- **EXERCISE GOAL**: Output all of the entries exactly as they are given.

Stored data
= Beginning of Section =

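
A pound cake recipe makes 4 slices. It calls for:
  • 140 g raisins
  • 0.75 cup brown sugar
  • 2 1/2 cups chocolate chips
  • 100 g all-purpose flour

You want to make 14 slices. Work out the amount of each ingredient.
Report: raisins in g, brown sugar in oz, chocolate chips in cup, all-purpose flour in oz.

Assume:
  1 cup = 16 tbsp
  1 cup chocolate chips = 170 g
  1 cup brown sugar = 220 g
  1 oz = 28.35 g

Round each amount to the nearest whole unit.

raisins: 490 g; brown sugar: 20 oz; chocolate chips: 9 cup; all-purpose flour: 12 oz

Scaling factor: 14/4 = 7/2 = 3.5.
raisins: 140 g × 7/2 = 490 g
brown sugar: 0.75 cup × 7/2 × 220 g/cup ÷ 28.35 g/oz ≈ 20 oz
chocolate chips: 2.5 cup × 7/2 ≈ 9 cup
all-purpose flour: 100 g × 7/2 ÷ 28.35 g/oz ≈ 12 oz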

= End of Section =

- **TASK OUTPUT**:
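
A pound cake recipe makes 4 slices. It calls for:
  • 140 g raisins
  • 0.75 cup brown sugar
  • 2 1/2 cups chocolate chips
  • 100 g all-purpose flour

You want to make 14 slices. Work out the amount of each ingredient.
Report: raisins in g, brown sugar in oz, chocolate chips in cup, all-purpose flour in oz.

Assume:
  1 cup = 16 tbsp
  1 cup chocolate chips = 170 g
  1 cup brown sugar = 220 g
  1 oz = 28.35 g

Round each amount to the nearest whole unit.

raisins: 490 g; brown sugar: 20 oz; chocolate chips: 9 cup; all-purpose flour: 12 oz

Scaling factor: 14/4 = 7/2 = 3.5.
raisins: 140 g × 7/2 = 490 g
brown sugar: 0.75 cup × 7/2 × 220 g/cup ÷ 28.35 g/oz ≈ 20 oz
chocolate chips: 2.5 cup × 7/2 ≈ 9 cup
all-purpose flour: 100 g × 7/2 ÷ 28.35 g/oz ≈ 12 oz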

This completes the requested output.